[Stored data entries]
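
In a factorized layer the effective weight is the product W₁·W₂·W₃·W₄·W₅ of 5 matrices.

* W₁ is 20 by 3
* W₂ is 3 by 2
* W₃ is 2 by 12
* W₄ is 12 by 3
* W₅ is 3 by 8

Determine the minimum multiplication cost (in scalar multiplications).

560

Adjacent pairs: W₁W₂ = 20·3·2 = 120; W₂W₃ = 3·2·12 = 72; W₃W₄ = 2·12·3 = 72; W₄W₅ = 12·3·8 = 288.
Length 3: W₁..W₃: k=1: 0+72+20·3·12=792; k=2: 120+0+20·2·12=600 → min 600 | W₂..W₄: k=2: 0+72+3·2·3=90; k=3: 72+0+3·12·3=180 → min 90 | W₃..W₅: k=3: 0+288+2·12·8=480; k=4: 72+0+2·3·8=120 → min 120.
Length 4: W₁..W₄: k=1: 0+90+20·3·3=270; k=2: 120+72+20·2·3=312; k=3: 600+0+20·12·3=1320 → min 270 | W₂..W₅: k=2: 0+120+3·2·8=168; k=3: 72+288+3·12·8=648; k=4: 90+0+3·3·8=162 → min 162.
Length 5: W₁..W₅: k=1: 0+162+20·3·8=642; k=2: 120+120+20·2·8=560; k=3: 600+288+20·12·8=2808; k=4: 270+0+20·3·8=750 → min 560.
Optimal order: ((W₁·W₂)·((W₃·W₄)·W₅)) with cost 560.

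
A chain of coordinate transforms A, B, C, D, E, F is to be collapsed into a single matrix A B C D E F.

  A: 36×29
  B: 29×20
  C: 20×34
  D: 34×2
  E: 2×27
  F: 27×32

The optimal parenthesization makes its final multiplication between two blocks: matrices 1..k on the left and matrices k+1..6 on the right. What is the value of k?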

Prompt: Work out how many lines in the preceding data include the word "matrices". State only that number.

Answer box: 2